— TASK BRIEF —
From the first line to the last, print the listing exactly.

BEGIN

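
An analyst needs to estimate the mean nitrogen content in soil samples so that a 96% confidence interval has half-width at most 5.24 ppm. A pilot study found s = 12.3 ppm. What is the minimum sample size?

n = 24

For a mean, the margin of error is E = z·σ/√n, so n = (zσ/E)².
At 96% confidence, z = 2.054.
n = (2.054 × 12.3 / 5.24)² = 23.25
Round up: n = 24.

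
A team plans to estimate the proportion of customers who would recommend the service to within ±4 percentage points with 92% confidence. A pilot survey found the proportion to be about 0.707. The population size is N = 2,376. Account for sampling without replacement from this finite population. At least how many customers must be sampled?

For a proportion with margin E = 0.04 at 92% confidence, z = 1.751.
n = p̂(1−p̂)(z/E)² = 0.707 × 0.293 × (1.751/0.04)² = 396.95 — call this n₀.
Finite-population correction with N = 2,376: n = n₀ / (1 + (n₀−1)/N) = 396.95 / 1.167 = 340.15
Round up: n = 341.

n = 341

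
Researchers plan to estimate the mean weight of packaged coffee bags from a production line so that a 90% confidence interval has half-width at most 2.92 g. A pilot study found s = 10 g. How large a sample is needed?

For a mean, the margin of error is E = z·σ/√n, so n = (zσ/E)².
At 90% confidence, z = 1.645.
n = (1.645 × 10 / 2.92)² = 31.74
Round up: n = 32.

n = 32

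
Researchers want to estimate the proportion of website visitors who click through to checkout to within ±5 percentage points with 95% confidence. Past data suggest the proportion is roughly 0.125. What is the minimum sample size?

For a proportion with margin E = 0.05 at 95% confidence, z = 1.960.
n = p̂(1−p̂)(z/E)² = 0.125 × 0.875 × (1.960/0.05)² = 168.07
Round up: n = 169.

169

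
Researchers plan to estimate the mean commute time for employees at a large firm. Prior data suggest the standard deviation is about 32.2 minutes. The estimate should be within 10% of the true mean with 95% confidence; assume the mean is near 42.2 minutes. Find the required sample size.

224

For a mean, the margin of error is E = z·σ/√n, so n = (zσ/E)².
At 95% confidence, z = 1.960.
E = 10% of 42.2 = 4.22 minutes.
n = (1.960 × 32.2 / 4.22)² = 223.67
Round up: n = 224.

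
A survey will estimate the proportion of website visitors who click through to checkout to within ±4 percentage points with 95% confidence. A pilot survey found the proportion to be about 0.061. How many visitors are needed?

For a proportion with margin E = 0.04 at 95% confidence, z = 1.960.
n = p̂(1−p̂)(z/E)² = 0.061 × 0.939 × (1.960/0.04)² = 137.53
Round up: n = 138.

138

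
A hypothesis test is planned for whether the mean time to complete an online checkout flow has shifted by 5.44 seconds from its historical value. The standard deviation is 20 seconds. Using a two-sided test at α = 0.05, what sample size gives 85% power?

122

For a one-sample z-test, n = ((z_{α/2} + z_β)·σ/δ)².
z_{α/2} = 1.960 (two-sided α = 0.05); z_β = 1.036 (power 85% → β = 0.15).
n = (2.996 × 20 / 5.44)² = 121.32
Round up: n = 122.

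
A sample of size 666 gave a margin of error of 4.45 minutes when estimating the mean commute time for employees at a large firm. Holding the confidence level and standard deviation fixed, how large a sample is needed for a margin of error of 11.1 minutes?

n = 108

Margin of error scales as 1/√n, so n₂ = n₁·(E₁/E₂)².
n₂ = 666 × (4.45/11.1)² = 666 × 0.1607 = 107.03
Round up: n₂ = 108.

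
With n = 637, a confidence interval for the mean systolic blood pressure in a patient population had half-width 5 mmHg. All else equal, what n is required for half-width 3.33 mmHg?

Margin of error scales as 1/√n, so n₂ = n₁·(E₁/E₂)².
n₂ = 637 × (5/3.33)² = 637 × 2.255 = 1436.43
Round up: n₂ = 1437.

1437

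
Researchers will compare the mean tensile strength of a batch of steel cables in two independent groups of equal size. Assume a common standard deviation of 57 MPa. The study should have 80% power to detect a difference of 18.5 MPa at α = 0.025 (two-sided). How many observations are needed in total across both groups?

For two equal groups, n per group = 2·((z_{α/2} + z_β)·σ/δ)².
z_{α/2} = 2.241; z_β = 0.842 (power 80%).
n = 2 × (3.083 × 57 / 18.5)² = 2 × 90.23 = 180.46
Round up: n = 181 per group.
Total across both groups: 2 × 181 = 362.

362 total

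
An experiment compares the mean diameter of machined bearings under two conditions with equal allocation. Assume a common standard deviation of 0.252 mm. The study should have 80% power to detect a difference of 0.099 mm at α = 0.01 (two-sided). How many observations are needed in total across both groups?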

END

— TASK SOLUTION —
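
An analyst needs to estimate the mean nitrogen content in soil samples so that a 96% confidence interval has half-width at most 5.24 ppm. A pilot study found s = 12.3 ppm. What is the minimum sample size?

n = 24

For a mean, the margin of error is E = z·σ/√n, so n = (zσ/E)².
At 96% confidence, z = 2.054.
n = (2.054 × 12.3 / 5.24)² = 23.25
Round up: n = 24.

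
A team plans to estimate the proportion of customers who would recommend the service to within ±4 percentage points with 92% confidence. A pilot survey found the proportion to be about 0.707. The population size is N = 2,376. Account for sampling without replacement from this finite population. At least how many customers must be sampled?

For a proportion with margin E = 0.04 at 92% confidence, z = 1.751.
n = p̂(1−p̂)(z/E)² = 0.707 × 0.293 × (1.751/0.04)² = 396.95 — call this n₀.
Finite-population correction with N = 2,376: n = n₀ / (1 + (n₀−1)/N) = 396.95 / 1.167 = 340.15
Round up: n = 341.

n = 341

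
Researchers plan to estimate the mean weight of packaged coffee bags from a production line so that a 90% confidence interval has half-width at most 2.92 g. A pilot study found s = 10 g. How large a sample is needed?

For a mean, the margin of error is E = z·σ/√n, so n = (zσ/E)².
At 90% confidence, z = 1.645.
n = (1.645 × 10 / 2.92)² = 31.74
Round up: n = 32.

n = 32

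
Researchers want to estimate the proportion of website visitors who click through to checkout to within ±5 percentage points with 95% confidence. Past data suggest the proportion is roughly 0.125. What is the minimum sample size?

For a proportion with margin E = 0.05 at 95% confidence, z = 1.960.
n = p̂(1−p̂)(z/E)² = 0.125 × 0.875 × (1.960/0.05)² = 168.07
Round up: n = 169.

169

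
Researchers plan to estimate the mean commute time for employees at a large firm. Prior data suggest the standard deviation is about 32.2 minutes. The estimate should be within 10% of the true mean with 95% confidence; assume the mean is near 42.2 minutes. Find the required sample size.

224

For a mean, the margin of error is E = z·σ/√n, so n = (zσ/E)².
At 95% confidence, z = 1.960.
E = 10% of 42.2 = 4.22 minutes.
n = (1.960 × 32.2 / 4.22)² = 223.67
Round up: n = 224.

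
A survey will estimate the proportion of website visitors who click through to checkout to within ±4 percentage points with 95% confidence. A pilot survey found the proportion to be about 0.061. How many visitors are needed?

For a proportion with margin E = 0.04 at 95% confidence, z = 1.960.
n = p̂(1−p̂)(z/E)² = 0.061 × 0.939 × (1.960/0.04)² = 137.53
Round up: n = 138.

138

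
A hypothesis test is planned for whether the mean time to complete an online checkout flow has shifted by 5.44 seconds from its historical value. The standard deviation is 20 seconds. Using a two-sided test at α = 0.05, what sample size gives 85% power?

122

For a one-sample z-test, n = ((z_{α/2} + z_β)·σ/δ)².
z_{α/2} = 1.960 (two-sided α = 0.05); z_β = 1.036 (power 85% → β = 0.15).
n = (2.996 × 20 / 5.44)² = 121.32
Round up: n = 122.

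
A sample of size 666 gave a margin of error of 4.45 minutes when estimating the mean commute time for employees at a large firm. Holding the confidence level and standard deviation fixed, how large a sample is needed for a margin of error of 11.1 minutes?

n = 108

Margin of error scales as 1/√n, so n₂ = n₁·(E₁/E₂)².
n₂ = 666 × (4.45/11.1)² = 666 × 0.1607 = 107.03
Round up: n₂ = 108.

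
With n = 637, a confidence interval for the mean systolic blood pressure in a patient population had half-width 5 mmHg. All else equal, what n is required for half-width 3.33 mmHg?

Margin of error scales as 1/√n, so n₂ = n₁·(E₁/E₂)².
n₂ = 637 × (5/3.33)² = 637 × 2.255 = 1436.43
Round up: n₂ = 1437.

1437

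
Researchers will compare the mean tensile strength of a batch of steel cables in two independent groups of equal size. Assume a common standard deviation of 57 MPa. The study should have 80% power to detect a difference of 18.5 MPa at α = 0.025 (two-sided). How many observations are needed in total across both groups?

For two equal groups, n per group = 2·((z_{α/2} + z_β)·σ/δ)².
z_{α/2} = 2.241; z_β = 0.842 (power 80%).
n = 2 × (3.083 × 57 / 18.5)² = 2 × 90.23 = 180.46
Round up: n = 181 per group.
Total across both groups: 2 × 181 = 362.

362 total

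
An experiment compares the mean diameter of machined bearings under two conditions with equal allocation. Assume a common standard deviation of 0.252 mm. The study should have 80% power to detect a difference of 0.099 mm at α = 0.01 (two-sided). How many observations are needed in total across both groups?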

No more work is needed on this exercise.